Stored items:
▼▼▼

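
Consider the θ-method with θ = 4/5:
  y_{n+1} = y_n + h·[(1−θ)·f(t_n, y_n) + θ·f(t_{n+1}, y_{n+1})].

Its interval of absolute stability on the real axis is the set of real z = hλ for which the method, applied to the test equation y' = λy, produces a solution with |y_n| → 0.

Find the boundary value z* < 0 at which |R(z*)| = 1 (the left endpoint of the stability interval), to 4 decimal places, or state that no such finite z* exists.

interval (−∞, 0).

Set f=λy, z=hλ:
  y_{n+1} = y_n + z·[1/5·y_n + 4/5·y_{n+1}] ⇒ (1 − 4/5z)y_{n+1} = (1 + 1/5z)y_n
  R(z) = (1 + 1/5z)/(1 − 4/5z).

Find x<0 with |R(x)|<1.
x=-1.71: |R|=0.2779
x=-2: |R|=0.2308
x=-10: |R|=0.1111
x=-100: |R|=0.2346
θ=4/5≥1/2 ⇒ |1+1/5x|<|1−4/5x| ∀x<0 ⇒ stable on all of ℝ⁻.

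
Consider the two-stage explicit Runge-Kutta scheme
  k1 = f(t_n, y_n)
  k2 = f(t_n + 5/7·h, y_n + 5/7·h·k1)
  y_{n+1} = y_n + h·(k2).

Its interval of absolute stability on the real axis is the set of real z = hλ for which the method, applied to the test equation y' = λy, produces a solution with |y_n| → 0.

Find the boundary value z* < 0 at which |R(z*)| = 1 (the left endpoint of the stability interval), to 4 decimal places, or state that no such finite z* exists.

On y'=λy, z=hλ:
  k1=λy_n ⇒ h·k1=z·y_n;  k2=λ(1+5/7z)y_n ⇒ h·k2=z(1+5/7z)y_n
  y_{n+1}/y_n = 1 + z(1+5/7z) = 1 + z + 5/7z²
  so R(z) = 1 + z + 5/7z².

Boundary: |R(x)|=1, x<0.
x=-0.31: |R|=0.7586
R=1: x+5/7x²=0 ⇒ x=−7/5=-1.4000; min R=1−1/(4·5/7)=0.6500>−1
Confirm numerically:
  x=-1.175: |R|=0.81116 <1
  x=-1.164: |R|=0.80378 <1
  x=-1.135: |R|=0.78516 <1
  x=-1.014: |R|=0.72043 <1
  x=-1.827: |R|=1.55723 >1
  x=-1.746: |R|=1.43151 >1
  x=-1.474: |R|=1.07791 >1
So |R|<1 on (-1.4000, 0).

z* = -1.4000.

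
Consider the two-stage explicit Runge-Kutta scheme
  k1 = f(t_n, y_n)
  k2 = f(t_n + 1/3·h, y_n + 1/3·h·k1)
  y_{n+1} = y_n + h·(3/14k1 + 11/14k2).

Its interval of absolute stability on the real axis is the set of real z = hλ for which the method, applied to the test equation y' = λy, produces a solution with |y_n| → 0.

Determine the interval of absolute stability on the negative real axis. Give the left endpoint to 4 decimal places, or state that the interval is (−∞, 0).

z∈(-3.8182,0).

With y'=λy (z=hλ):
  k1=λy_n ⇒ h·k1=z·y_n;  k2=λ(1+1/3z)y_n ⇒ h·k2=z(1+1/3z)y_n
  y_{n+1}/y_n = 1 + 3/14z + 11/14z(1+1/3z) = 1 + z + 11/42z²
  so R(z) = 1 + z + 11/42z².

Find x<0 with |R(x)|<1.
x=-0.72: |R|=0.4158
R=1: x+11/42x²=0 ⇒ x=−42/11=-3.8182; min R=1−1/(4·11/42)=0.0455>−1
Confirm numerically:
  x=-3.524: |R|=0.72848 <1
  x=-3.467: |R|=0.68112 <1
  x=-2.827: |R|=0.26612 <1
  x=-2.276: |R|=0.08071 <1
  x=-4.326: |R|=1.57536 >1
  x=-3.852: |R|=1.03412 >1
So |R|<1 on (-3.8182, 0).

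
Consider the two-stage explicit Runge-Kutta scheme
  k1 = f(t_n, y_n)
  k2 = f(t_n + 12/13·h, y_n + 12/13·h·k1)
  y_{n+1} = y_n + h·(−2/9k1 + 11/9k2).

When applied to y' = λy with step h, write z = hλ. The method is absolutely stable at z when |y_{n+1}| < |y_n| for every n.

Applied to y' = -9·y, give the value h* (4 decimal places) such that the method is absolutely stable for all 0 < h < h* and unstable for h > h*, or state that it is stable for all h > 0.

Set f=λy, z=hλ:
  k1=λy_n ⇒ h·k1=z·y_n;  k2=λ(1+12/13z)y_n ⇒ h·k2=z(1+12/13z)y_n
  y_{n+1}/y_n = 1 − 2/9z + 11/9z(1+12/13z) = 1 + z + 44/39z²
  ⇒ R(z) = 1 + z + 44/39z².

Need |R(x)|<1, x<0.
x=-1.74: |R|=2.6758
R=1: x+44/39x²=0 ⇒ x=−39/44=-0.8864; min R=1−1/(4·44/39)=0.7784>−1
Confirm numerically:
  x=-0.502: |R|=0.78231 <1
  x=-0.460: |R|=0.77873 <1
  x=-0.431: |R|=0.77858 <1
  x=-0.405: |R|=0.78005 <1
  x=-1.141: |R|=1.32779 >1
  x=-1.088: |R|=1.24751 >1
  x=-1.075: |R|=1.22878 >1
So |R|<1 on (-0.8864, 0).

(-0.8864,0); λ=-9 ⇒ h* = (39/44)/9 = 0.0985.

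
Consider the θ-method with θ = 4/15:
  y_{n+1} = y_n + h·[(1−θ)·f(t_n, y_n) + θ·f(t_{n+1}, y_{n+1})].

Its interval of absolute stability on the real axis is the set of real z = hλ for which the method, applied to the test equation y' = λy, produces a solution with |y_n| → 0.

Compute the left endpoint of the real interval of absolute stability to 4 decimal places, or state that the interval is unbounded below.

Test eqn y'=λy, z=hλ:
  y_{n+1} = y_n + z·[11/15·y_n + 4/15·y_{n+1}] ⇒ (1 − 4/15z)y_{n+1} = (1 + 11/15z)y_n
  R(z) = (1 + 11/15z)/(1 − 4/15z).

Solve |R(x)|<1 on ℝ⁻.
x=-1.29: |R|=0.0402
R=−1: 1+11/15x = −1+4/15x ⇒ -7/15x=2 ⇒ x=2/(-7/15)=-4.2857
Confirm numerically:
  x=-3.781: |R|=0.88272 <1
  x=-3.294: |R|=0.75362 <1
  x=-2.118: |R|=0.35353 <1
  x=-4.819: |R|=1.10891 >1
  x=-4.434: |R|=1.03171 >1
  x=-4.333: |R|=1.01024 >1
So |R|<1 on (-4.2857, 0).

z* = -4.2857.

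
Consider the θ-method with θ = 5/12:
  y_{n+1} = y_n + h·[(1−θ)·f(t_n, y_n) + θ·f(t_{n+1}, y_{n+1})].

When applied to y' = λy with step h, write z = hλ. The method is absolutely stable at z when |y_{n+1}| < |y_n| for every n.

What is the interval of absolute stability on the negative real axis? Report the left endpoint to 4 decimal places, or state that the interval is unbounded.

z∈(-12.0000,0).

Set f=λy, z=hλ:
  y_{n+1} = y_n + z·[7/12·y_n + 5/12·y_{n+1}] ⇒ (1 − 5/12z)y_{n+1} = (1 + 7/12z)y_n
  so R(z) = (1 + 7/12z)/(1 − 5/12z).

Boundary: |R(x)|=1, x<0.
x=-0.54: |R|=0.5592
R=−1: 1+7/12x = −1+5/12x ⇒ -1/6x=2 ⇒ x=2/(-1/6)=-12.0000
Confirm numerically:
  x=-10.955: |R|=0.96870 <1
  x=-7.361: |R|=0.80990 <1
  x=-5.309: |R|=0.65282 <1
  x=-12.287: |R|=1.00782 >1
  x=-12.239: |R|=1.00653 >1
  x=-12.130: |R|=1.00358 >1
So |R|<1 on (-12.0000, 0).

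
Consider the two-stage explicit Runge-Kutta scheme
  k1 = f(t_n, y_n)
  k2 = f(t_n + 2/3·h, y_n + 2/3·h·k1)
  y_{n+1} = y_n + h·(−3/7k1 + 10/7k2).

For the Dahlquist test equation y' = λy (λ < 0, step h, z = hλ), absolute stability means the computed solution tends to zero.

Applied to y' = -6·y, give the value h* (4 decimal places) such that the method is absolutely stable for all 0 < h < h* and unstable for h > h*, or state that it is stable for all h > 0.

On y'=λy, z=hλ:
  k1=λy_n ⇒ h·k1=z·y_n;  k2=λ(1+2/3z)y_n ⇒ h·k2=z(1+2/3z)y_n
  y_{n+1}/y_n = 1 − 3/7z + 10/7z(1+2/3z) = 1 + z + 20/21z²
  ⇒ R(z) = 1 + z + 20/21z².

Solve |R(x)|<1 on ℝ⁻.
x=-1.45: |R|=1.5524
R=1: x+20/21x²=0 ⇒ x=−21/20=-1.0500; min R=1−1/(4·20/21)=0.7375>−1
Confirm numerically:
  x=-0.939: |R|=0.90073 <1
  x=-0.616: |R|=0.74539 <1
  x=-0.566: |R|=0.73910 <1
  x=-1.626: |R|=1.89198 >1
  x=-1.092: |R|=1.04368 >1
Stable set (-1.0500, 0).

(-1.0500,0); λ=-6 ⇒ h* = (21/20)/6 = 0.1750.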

▲▲▲

§ Instructions to follow
Write out, word for word, the line containing "k2 = f(t_n + 2/3·h, y_n + 2/3·h·k1)" and every line after it to the end of the data above.

§ Result of this exercise
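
  k2 = f(t_n + 2/3·h, y_n + 2/3·h·k1)
  y_{n+1} = y_n + h·(−3/7k1 + 10/7k2).

For the Dahlquist test equation y' = λy (λ < 0, step h, z = hλ), absolute stability means the computed solution tends to zero.

Applied to y' = -6·y, give the value h* (4 decimal places) such that the method is absolutely stable for all 0 < h < h* and unstable for h > h*, or state that it is stable for all h > 0.

On y'=λy, z=hλ:
  k1=λy_n ⇒ h·k1=z·y_n;  k2=λ(1+2/3z)y_n ⇒ h·k2=z(1+2/3z)y_n
  y_{n+1}/y_n = 1 − 3/7z + 10/7z(1+2/3z) = 1 + z + 20/21z²
  ⇒ R(z) = 1 + z + 20/21z².

Solve |R(x)|<1 on ℝ⁻.
x=-1.45: |R|=1.5524
R=1: x+20/21x²=0 ⇒ x=−21/20=-1.0500; min R=1−1/(4·20/21)=0.7375>−1
Confirm numerically:
  x=-0.939: |R|=0.90073 <1
  x=-0.616: |R|=0.74539 <1
  x=-0.566: |R|=0.73910 <1
  x=-1.626: |R|=1.89198 >1
  x=-1.092: |R|=1.04368 >1
Stable set (-1.0500, 0).

(-1.0500,0); λ=-6 ⇒ h* = (21/20)/6 = 0.1750.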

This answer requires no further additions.